### TASK TO CARRY OUT
Using the material below, set down only the line containing "A system has" and the lines after it, unchanged.

### INPUT
#####

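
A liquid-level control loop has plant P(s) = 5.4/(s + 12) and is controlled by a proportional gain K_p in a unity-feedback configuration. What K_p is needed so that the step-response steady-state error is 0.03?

For a type-0 loop with proportional control, e_ss = 1/(1 + K_p·P(0)).
P(0) = 0.45. Require 1/(1 + K_p·0.45) = 0.03, so 1 + 0.45·K_p = 33.33.
K_p = (33.33 − 1)/0.45 = 71.9.

K_p = 71.9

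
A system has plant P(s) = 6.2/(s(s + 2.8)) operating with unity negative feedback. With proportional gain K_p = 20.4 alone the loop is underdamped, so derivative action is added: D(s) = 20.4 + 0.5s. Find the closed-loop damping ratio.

ζ = 0.262

Forward path: (20.4 + 0.5s)·6.2/(s(s+2.8)). The closed-loop characteristic equation is s² + (2.8 + 6.2·0.5)s + 6.2·20.4 = 0.
That is s² + 5.9s + 126.5 = 0, so ω_n = 11.25 rad/s and ζ = 5.9/(2·11.25) = 0.2623.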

#####

### YOUR SOLUTION
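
A system has plant P(s) = 6.2/(s(s + 2.8)) operating with unity negative feedback. With proportional gain K_p = 20.4 alone the loop is underdamped, so derivative action is added: D(s) = 20.4 + 0.5s. Find the closed-loop damping ratio.

ζ = 0.262

Forward path: (20.4 + 0.5s)·6.2/(s(s+2.8)). The closed-loop characteristic equation is s² + (2.8 + 6.2·0.5)s + 6.2·20.4 = 0.
That is s² + 5.9s + 126.5 = 0, so ω_n = 11.25 rad/s and ζ = 5.9/(2·11.25) = 0.2623.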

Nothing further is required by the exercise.